(Task) Every record must be output verbatim in the reply.

== Segment start ==

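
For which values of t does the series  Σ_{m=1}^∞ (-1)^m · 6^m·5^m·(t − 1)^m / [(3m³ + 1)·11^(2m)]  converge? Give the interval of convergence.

The ratio of consecutive coefficients is [(3m³ + 1)/(3(m+1)³ + 1)] · 6·5/121 → 30/121.
Convergence for |t − 1| · 30/121 < 1, i.e. |t − 1| < 121/30. So R = 121/30.
Endpoint t = 151/30: the series is dominated by a constant times Σ 1/m³, which converges (p = 3 > 1).
When t = -91/30, absolute convergence follows by limit comparison with Σ 1/m³.

[-91/30, 151/30]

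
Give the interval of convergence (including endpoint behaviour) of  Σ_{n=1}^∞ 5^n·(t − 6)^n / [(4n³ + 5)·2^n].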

== Segment end ==

(Written reply)
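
For which values of t does the series  Σ_{m=1}^∞ (-1)^m · 6^m·5^m·(t − 1)^m / [(3m³ + 1)·11^(2m)]  converge? Give the interval of convergence.

The ratio of consecutive coefficients is [(3m³ + 1)/(3(m+1)³ + 1)] · 6·5/121 → 30/121.
Convergence for |t − 1| · 30/121 < 1, i.e. |t − 1| < 121/30. So R = 121/30.
Endpoint t = 151/30: the series is dominated by a constant times Σ 1/m³, which converges (p = 3 > 1).
When t = -91/30, absolute convergence follows by limit comparison with Σ 1/m³.

[-91/30, 151/30]

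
Give the interval of convergence (including endpoint behaviour) of  Σ_{n=1}^∞ 5^n·(t − 6)^n / [(4n³ + 5)·2^n].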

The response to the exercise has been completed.